(Beginning of Supplied data)
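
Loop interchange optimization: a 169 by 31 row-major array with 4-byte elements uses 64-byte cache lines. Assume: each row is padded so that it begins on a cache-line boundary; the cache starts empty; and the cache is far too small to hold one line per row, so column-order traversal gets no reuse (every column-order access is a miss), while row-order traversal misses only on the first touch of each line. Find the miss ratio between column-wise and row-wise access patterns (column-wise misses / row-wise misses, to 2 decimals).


Each row occupies 31 * 4 = 124 bytes and starts on a line boundary, so it spans ceil(124 / 64) = 2 cache lines.
Row-major traversal misses (one per line touched): 169 * ceil(31 * 4 / 64) = 338
Column-major traversal misses (no reuse, every access misses): 169 * 31 = 5239
Ratio = 5239 / 338 = 15.5

15.5


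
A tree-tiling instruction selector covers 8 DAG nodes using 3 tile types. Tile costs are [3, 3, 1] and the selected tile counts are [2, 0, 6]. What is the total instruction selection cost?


Total cost = sum(count_i * cost_i)
= 2*3 + 0*3 + 6*1
= 12

12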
(End of Supplied data)
● **Problem description**
Repeat all the lines above verbatim.

● **Output of the exercise**
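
Loop interchange optimization: a 169 by 31 row-major array with 4-byte elements uses 64-byte cache lines. Assume: each row is padded so that it begins on a cache-line boundary; the cache starts empty; and the cache is far too small to hold one line per row, so column-order traversal gets no reuse (every column-order access is a miss), while row-order traversal misses only on the first touch of each line. Find the miss ratio between column-wise and row-wise access patterns (column-wise misses / row-wise misses, to 2 decimals).


Each row occupies 31 * 4 = 124 bytes and starts on a line boundary, so it spans ceil(124 / 64) = 2 cache lines.
Row-major traversal misses (one per line touched): 169 * ceil(31 * 4 / 64) = 338
Column-major traversal misses (no reuse, every access misses): 169 * 31 = 5239
Ratio = 5239 / 338 = 15.5

15.5


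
A tree-tiling instruction selector covers 8 DAG nodes using 3 tile types. Tile costs are [3, 3, 1] and the selected tile counts are [2, 0, 6]. What is the total instruction selection cost?


Total cost = sum(count_i * cost_i)
= 2*3 + 0*3 + 6*1
= 12

12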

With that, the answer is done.